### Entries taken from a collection
:::::

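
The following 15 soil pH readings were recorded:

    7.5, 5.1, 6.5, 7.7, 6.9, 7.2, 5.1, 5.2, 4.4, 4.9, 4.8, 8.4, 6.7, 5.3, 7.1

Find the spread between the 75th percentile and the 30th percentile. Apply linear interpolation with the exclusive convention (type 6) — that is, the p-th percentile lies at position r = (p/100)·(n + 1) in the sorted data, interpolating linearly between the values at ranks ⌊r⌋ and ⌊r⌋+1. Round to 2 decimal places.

2.10

Sorted: 4.4, 4.8, 4.9, 5.1, 5.1, 5.2, 5.3, 6.5, 6.7, 6.9, 7.1, 7.2, 7.5, 7.7, 8.4.
n = 15.
P30: r = 4.8; ranks 4–5 are 5.1, 5.1; interpolating gives 5.1.
P75: r = 12 (integer) → 7.2.
Difference: 7.2 − 5.1 = 2.1.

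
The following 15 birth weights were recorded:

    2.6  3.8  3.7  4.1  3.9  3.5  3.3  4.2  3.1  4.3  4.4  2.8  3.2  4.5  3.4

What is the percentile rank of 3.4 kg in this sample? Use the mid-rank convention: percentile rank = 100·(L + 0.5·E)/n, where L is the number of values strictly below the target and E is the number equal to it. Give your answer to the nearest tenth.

Sorted: 2.6, 2.8, 3.1, 3.2, 3.3, 3.4, 3.5, 3.7, 3.8, 3.9, 4.1, 4.2, 4.3, 4.4, 4.5.
Count below 3.4: L = 5; count equal: E = 1; n = 15.
Percentile rank = 100·(5 + 0.5·1)/15 = 100·5.5/15 = 36.67.

36.7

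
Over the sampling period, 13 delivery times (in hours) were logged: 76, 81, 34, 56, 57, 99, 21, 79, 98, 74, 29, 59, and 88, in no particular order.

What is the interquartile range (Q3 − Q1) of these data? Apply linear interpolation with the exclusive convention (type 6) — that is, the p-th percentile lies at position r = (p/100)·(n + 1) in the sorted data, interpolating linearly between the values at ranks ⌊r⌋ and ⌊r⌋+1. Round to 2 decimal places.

39.50

Sorted: 21, 29, 34, 56, 57, 59, 74, 76, 79, 81, 88, 98, 99.
n = 13.
P25: r = 3.5; ranks 3–4 are 34, 56; interpolating gives 45.
P75: r = 10.5; ranks 10–11 are 81, 88; interpolating gives 84.5.
Difference: 84.5 − 45 = 39.5.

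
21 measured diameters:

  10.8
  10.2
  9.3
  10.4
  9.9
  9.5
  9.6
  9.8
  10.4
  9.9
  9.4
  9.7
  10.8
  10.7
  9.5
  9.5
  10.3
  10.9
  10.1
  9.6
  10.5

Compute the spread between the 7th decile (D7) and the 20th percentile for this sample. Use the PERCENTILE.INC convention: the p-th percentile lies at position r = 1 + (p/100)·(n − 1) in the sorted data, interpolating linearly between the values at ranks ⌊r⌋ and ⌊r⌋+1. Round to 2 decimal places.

0.90

Sorted: 9.3, 9.4, 9.5, 9.5, 9.5, 9.6, 9.6, 9.7, 9.8, 9.9, 9.9, 10.1, 10.2, 10.3, 10.4, 10.4, 10.5, 10.7, 10.8, 10.8, 10.9.
n = 21.
P20: r = 5 (integer) → 9.5.
P70: r = 15 (integer) → 10.4.
Difference: 10.4 − 9.5 = 0.9.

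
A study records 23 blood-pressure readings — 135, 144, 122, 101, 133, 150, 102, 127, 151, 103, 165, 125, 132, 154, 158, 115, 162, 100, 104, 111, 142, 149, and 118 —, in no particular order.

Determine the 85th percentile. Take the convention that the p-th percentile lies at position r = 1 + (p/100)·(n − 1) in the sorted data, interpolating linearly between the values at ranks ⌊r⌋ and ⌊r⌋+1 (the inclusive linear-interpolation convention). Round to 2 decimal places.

Sorted: 100, 101, 102, 103, 104, 111, 115, 118, 122, 125, 127, 132, 133, 135, 142, 144, 149, 150, 151, 154, 158, 162, 165.
n = 23.
r = 1 + (85/100)·(23 − 1) = 1 + 18.7 = 19.7.
Rank 19 is 151 and rank 20 is 154.
Interpolate: 151 + 0.7·(154 − 151) = 151 + 0.7·3 = 153.1.

153.10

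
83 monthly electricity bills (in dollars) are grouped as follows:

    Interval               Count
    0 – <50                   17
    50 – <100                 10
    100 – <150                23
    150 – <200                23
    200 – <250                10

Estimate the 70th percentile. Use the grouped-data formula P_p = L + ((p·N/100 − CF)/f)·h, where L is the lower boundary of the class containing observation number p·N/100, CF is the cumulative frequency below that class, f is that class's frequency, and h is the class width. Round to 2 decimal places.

N = 83; target position k = 70/100 · 83 = 58.1.
Cumulative frequencies: 17, 27, 50, 73, 83.
Observation 58.1 falls in the class 150 – <200.
L = 150, CF = 50, f = 23, h = 50.
P70 = 150 + ((58.1 − 50)/23)·50 = 150 + 17.6087 = 167.609.

167.61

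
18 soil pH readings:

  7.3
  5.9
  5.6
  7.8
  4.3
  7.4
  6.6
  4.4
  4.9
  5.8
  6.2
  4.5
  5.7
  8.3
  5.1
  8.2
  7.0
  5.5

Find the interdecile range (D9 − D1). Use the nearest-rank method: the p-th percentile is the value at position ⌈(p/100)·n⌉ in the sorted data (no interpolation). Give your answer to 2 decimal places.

3.80

Sorted: 4.3, 4.4, 4.5, 4.9, 5.1, 5.5, 5.6, 5.7, 5.8, 5.9, 6.2, 6.6, 7.0, 7.3, 7.4, 7.8, 8.2, 8.3.
n = 18.
P10: rank ⌈10/100·18⌉ = 2 → 4.4.
P90: rank ⌈90/100·18⌉ = 17 → 8.2.
Difference: 8.2 − 4.4 = 3.8.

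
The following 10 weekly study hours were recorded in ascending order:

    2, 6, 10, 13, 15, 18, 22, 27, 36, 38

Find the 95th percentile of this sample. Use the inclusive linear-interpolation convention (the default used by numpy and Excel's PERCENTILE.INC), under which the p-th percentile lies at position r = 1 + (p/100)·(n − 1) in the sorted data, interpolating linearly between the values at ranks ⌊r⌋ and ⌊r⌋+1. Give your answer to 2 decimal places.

n = 10.
r = 1 + (95/100)·(10 − 1) = 1 + 8.55 = 9.55.
Rank 9 is 36 and rank 10 is 38.
Interpolate: 36 + 0.55·(38 − 36) = 36 + 0.55·2 = 37.1.

37.10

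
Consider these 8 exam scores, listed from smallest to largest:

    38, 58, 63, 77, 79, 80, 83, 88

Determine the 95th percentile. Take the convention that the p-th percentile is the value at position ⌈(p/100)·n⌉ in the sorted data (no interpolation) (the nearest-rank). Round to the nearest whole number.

n = 8.
Position = ⌈95/100 · 8⌉ = ⌈7.6⌉ = 8.
The value at rank 8 is 88.

88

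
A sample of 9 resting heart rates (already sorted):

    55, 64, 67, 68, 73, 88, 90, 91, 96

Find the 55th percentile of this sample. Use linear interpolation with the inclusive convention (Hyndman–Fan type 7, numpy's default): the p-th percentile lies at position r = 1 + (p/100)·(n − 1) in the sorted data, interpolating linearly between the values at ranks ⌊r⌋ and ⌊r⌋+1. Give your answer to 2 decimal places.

79.00

n = 9.
r = 1 + (55/100)·(9 − 1) = 1 + 4.4 = 5.4.
Rank 5 is 73 and rank 6 is 88.
Interpolate: 73 + 0.4·(88 − 73) = 73 + 0.4·15 = 79.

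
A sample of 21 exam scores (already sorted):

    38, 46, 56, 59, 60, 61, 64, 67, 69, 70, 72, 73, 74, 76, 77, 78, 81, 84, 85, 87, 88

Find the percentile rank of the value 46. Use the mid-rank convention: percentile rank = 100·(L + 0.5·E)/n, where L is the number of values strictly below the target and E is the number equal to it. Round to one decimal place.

7.1

Count below 46: L = 1; count equal: E = 1; n = 21.
Percentile rank = 100·(1 + 0.5·1)/21 = 100·1.5/21 = 7.143.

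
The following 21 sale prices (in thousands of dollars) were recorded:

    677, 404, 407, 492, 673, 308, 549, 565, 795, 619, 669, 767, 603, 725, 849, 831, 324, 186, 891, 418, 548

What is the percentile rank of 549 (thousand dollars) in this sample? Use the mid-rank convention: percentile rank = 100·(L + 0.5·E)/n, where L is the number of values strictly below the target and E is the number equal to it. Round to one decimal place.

40.5

Sorted: 186, 308, 324, 404, 407, 418, 492, 548, 549, 565, 603, 619, 669, 673, 677, 725, 767, 795, 831, 849, 891.
Count below 549: L = 8; count equal: E = 1; n = 21.
Percentile rank = 100·(8 + 0.5·1)/21 = 100·8.5/21 = 40.48.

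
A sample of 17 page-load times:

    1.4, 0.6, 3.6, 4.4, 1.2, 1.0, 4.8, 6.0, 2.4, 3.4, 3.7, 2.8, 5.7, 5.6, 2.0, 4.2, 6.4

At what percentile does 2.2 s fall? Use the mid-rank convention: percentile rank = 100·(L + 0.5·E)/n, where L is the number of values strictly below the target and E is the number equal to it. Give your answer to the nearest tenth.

29.4

Sorted: 0.6, 1.0, 1.2, 1.4, 2.0, 2.4, 2.8, 3.4, 3.6, 3.7, 4.2, 4.4, 4.8, 5.6, 5.7, 6.0, 6.4.
Count below 2.2: L = 5; count equal: E = 0; n = 17.
Percentile rank = 100·(5 + 0.5·0)/17 = 100·5/17 = 29.41.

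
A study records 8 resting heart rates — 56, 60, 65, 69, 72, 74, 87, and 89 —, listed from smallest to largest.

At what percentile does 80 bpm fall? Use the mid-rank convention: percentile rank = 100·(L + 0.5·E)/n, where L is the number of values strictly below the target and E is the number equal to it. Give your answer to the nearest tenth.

75.0

Count below 80: L = 6; count equal: E = 0; n = 8.
Percentile rank = 100·(6 + 0.5·0)/8 = 100·6/8 = 75.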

:::::

### Task to carry out
Each line from the top of the records down to the one with "The following 15 birth" must be retyped exactly; include both ends and nothing else.

### Written response
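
The following 15 soil pH readings were recorded:

    7.5, 5.1, 6.5, 7.7, 6.9, 7.2, 5.1, 5.2, 4.4, 4.9, 4.8, 8.4, 6.7, 5.3, 7.1

Find the spread between the 75th percentile and the 30th percentile. Apply linear interpolation with the exclusive convention (type 6) — that is, the p-th percentile lies at position r = (p/100)·(n + 1) in the sorted data, interpolating linearly between the values at ranks ⌊r⌋ and ⌊r⌋+1. Round to 2 decimal places.

2.10

Sorted: 4.4, 4.8, 4.9, 5.1, 5.1, 5.2, 5.3, 6.5, 6.7, 6.9, 7.1, 7.2, 7.5, 7.7, 8.4.
n = 15.
P30: r = 4.8; ranks 4–5 are 5.1, 5.1; interpolating gives 5.1.
P75: r = 12 (integer) → 7.2.
Difference: 7.2 − 5.1 = 2.1.

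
The following 15 birth weights were recorded: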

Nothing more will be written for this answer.